## ACTIVITY
Copy each line of the following data that contains "pipeline".

Dataset items

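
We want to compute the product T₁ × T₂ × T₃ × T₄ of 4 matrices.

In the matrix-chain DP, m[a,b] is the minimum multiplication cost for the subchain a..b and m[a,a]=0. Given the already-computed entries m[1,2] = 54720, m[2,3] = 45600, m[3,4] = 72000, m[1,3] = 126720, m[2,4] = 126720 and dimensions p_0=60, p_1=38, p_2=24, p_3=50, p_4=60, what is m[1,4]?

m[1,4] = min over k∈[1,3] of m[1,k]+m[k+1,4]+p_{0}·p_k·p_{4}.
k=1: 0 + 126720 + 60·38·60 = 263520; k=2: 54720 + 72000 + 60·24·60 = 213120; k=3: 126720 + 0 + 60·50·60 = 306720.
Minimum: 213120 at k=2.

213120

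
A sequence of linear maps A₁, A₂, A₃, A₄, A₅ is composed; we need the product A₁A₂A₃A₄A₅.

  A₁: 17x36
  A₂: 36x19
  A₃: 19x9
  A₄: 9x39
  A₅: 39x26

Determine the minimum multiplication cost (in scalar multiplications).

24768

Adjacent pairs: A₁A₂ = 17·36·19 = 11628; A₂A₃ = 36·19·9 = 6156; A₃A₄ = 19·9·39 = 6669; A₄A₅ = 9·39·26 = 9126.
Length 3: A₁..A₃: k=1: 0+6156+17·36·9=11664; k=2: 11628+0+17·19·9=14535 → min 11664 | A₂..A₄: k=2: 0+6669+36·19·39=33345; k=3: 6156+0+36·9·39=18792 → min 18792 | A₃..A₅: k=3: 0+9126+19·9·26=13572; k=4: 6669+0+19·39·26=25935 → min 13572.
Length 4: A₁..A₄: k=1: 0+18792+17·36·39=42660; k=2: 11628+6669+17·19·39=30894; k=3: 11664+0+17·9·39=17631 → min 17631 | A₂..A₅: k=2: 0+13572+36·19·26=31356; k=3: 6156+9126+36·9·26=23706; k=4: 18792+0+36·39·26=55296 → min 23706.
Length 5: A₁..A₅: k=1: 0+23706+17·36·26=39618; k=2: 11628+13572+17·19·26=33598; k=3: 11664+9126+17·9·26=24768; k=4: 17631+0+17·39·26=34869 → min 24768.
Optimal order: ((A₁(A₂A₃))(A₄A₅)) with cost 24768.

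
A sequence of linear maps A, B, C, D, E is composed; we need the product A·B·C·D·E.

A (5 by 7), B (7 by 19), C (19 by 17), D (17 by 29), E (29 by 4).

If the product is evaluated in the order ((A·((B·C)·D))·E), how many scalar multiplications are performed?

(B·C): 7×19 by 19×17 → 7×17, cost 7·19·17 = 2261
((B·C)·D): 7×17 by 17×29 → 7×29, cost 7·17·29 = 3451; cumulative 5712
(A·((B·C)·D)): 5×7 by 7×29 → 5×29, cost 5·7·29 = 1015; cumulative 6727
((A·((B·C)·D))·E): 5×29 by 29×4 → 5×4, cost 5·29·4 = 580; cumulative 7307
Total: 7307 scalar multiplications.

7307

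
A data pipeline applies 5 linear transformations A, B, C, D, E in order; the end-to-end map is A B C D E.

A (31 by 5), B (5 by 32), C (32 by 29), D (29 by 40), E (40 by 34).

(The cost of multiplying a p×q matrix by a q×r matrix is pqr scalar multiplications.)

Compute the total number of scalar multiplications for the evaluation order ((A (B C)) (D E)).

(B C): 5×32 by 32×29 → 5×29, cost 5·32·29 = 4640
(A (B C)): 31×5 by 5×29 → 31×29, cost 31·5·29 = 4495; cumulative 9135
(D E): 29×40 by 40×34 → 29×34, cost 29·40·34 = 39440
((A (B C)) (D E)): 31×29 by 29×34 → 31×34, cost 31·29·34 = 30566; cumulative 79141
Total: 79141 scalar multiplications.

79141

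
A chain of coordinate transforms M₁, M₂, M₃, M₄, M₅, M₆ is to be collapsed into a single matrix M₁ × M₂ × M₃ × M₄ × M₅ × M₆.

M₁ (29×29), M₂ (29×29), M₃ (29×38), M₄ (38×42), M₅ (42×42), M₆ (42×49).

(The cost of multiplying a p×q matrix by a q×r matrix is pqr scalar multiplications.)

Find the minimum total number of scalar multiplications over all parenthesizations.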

---

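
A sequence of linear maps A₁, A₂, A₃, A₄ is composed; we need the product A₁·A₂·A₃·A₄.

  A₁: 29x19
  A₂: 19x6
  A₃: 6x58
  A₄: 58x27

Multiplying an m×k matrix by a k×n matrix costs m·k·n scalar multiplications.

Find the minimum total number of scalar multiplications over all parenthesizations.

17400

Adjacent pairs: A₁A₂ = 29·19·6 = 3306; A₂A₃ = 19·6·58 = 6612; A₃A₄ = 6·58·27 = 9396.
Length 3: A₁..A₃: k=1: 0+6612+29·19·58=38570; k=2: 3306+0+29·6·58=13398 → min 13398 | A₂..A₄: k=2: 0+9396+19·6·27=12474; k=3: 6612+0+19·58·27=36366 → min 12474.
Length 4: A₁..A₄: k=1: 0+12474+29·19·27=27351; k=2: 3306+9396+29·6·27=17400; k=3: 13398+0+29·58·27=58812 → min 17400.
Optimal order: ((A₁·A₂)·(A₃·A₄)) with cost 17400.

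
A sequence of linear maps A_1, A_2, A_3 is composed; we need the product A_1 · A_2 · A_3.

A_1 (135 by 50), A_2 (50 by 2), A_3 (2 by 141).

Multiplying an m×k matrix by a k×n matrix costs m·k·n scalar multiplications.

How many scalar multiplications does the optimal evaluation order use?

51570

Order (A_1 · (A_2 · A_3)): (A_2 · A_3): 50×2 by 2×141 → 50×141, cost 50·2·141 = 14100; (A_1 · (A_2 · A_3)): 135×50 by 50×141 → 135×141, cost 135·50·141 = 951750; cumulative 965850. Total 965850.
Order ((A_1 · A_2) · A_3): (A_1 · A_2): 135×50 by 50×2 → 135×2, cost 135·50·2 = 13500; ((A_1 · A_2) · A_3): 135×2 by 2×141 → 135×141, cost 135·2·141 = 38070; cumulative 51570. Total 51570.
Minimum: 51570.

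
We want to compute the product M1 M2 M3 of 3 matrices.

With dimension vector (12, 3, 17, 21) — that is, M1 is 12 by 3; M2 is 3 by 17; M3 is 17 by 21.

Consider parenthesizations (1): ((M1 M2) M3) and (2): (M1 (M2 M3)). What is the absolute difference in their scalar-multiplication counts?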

* * *

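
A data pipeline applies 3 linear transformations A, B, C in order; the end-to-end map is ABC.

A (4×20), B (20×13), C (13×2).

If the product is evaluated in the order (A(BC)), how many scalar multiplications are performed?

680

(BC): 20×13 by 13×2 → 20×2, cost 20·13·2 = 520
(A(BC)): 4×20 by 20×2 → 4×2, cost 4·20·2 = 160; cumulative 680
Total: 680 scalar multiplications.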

## SOLUTION
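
A data pipeline applies 5 linear transformations A, B, C, D, E in order; the end-to-end map is A B C D E.
A data pipeline applies 3 linear transformations A, B, C in order; the end-to-end map is ABC.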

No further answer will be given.